=== Section Start ===
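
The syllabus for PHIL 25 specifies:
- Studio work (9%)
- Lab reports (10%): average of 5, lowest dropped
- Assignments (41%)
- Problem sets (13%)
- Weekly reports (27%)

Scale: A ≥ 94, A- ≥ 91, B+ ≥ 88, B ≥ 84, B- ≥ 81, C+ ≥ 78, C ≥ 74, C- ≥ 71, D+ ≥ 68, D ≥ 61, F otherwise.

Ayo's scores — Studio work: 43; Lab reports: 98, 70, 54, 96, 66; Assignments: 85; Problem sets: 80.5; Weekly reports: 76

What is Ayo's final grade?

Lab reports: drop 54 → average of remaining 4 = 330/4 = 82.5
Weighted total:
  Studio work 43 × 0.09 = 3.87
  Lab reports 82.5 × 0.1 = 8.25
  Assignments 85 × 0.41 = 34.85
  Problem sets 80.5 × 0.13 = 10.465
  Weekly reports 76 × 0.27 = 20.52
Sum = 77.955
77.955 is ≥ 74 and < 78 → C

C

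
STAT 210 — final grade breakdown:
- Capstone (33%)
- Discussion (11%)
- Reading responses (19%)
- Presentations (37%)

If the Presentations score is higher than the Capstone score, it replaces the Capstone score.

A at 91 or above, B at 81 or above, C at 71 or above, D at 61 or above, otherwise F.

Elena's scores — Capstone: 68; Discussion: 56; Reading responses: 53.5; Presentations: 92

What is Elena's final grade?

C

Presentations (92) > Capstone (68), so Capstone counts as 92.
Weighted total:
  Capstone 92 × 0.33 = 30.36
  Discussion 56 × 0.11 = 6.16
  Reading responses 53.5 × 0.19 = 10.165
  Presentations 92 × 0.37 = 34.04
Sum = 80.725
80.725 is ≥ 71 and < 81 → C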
=== Section End ===
In your response, reproduce the records exactly, every one.

- Solution to this task:
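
The syllabus for PHIL 25 specifies:
- Studio work (9%)
- Lab reports (10%): average of 5, lowest dropped
- Assignments (41%)
- Problem sets (13%)
- Weekly reports (27%)

Scale: A ≥ 94, A- ≥ 91, B+ ≥ 88, B ≥ 84, B- ≥ 81, C+ ≥ 78, C ≥ 74, C- ≥ 71, D+ ≥ 68, D ≥ 61, F otherwise.

Ayo's scores — Studio work: 43; Lab reports: 98, 70, 54, 96, 66; Assignments: 85; Problem sets: 80.5; Weekly reports: 76

What is Ayo's final grade?

Lab reports: drop 54 → average of remaining 4 = 330/4 = 82.5
Weighted total:
  Studio work 43 × 0.09 = 3.87
  Lab reports 82.5 × 0.1 = 8.25
  Assignments 85 × 0.41 = 34.85
  Problem sets 80.5 × 0.13 = 10.465
  Weekly reports 76 × 0.27 = 20.52
Sum = 77.955
77.955 is ≥ 74 and < 78 → C

C

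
STAT 210 — final grade breakdown:
- Capstone (33%)
- Discussion (11%)
- Reading responses (19%)
- Presentations (37%)

If the Presentations score is higher than the Capstone score, it replaces the Capstone score.

A at 91 or above, B at 81 or above, C at 71 or above, D at 61 or above, otherwise F.

Elena's scores — Capstone: 68; Discussion: 56; Reading responses: 53.5; Presentations: 92

What is Elena's final grade?

C

Presentations (92) > Capstone (68), so Capstone counts as 92.
Weighted total:
  Capstone 92 × 0.33 = 30.36
  Discussion 56 × 0.11 = 6.16
  Reading responses 53.5 × 0.19 = 10.165
  Presentations 92 × 0.37 = 34.04
Sum = 80.725
80.725 is ≥ 71 and < 81 → C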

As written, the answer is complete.